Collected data
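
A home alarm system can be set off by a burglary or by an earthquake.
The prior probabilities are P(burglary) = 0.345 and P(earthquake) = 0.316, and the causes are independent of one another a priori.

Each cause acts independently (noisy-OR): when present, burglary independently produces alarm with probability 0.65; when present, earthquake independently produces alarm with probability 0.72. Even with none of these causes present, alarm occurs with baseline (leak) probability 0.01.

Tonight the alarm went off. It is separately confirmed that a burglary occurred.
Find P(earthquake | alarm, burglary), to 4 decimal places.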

What is needed → Please repeat each entry exactly as written.

Answer to this task →
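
A home alarm system can be set off by a burglary or by an earthquake.
The prior probabilities are P(burglary) = 0.345 and P(earthquake) = 0.316, and the causes are independent of one another a priori.

Each cause acts independently (noisy-OR): when present, burglary independently produces alarm with probability 0.65; when present, earthquake independently produces alarm with probability 0.72. Even with none of these causes present, alarm occurs with baseline (leak) probability 0.01.

Tonight the alarm went off. It is separately confirmed that a burglary occurred.
Find P(earthquake | alarm, burglary), to 4 decimal places.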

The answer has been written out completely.